(Collected data entries)
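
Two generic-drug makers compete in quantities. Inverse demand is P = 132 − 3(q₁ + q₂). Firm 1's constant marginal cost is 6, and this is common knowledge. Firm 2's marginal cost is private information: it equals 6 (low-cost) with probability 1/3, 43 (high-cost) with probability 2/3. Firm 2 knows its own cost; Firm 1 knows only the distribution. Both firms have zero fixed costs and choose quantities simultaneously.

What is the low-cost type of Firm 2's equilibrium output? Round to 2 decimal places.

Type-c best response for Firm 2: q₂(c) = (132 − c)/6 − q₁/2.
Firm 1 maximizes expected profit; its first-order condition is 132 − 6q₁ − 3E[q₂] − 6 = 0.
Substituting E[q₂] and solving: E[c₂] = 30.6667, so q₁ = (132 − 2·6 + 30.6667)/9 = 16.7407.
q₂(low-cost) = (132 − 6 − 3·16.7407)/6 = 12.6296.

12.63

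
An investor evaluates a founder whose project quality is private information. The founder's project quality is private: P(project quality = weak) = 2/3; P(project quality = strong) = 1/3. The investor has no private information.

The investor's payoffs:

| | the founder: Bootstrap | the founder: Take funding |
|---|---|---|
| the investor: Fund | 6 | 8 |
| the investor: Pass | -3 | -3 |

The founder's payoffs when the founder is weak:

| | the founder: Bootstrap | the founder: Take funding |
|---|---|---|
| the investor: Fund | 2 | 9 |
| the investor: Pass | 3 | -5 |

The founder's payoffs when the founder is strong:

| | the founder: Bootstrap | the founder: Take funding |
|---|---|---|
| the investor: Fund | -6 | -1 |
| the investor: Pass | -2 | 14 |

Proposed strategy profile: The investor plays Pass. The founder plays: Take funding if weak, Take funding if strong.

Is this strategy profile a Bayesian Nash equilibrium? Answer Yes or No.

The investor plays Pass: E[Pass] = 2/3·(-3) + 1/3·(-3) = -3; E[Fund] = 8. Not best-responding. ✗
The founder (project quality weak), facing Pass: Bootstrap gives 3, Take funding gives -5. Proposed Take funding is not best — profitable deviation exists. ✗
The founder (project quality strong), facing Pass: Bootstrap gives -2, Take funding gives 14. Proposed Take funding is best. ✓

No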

--

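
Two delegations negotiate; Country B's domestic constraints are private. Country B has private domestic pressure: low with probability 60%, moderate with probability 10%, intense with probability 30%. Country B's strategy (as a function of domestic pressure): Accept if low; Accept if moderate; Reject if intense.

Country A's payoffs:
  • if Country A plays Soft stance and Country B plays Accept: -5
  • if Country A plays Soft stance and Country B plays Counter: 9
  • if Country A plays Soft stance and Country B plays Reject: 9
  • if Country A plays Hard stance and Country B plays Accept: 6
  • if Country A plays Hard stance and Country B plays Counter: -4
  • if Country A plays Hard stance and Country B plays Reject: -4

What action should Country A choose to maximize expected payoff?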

→ Brief: For this task, write out exactly the lines of the entries above, starting at the line with "plays Counter: 9" and ending at the line with "What action should", both included, and no others.

→ Task result:
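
  • if Country A plays Soft stance and Country B plays Counter: 9
  • if Country A plays Soft stance and Country B plays Reject: 9
  • if Country A plays Hard stance and Country B plays Accept: 6
  • if Country A plays Hard stance and Country B plays Counter: -4
  • if Country A plays Hard stance and Country B plays Reject: -4

What action should Country A choose to maximize expected payoff?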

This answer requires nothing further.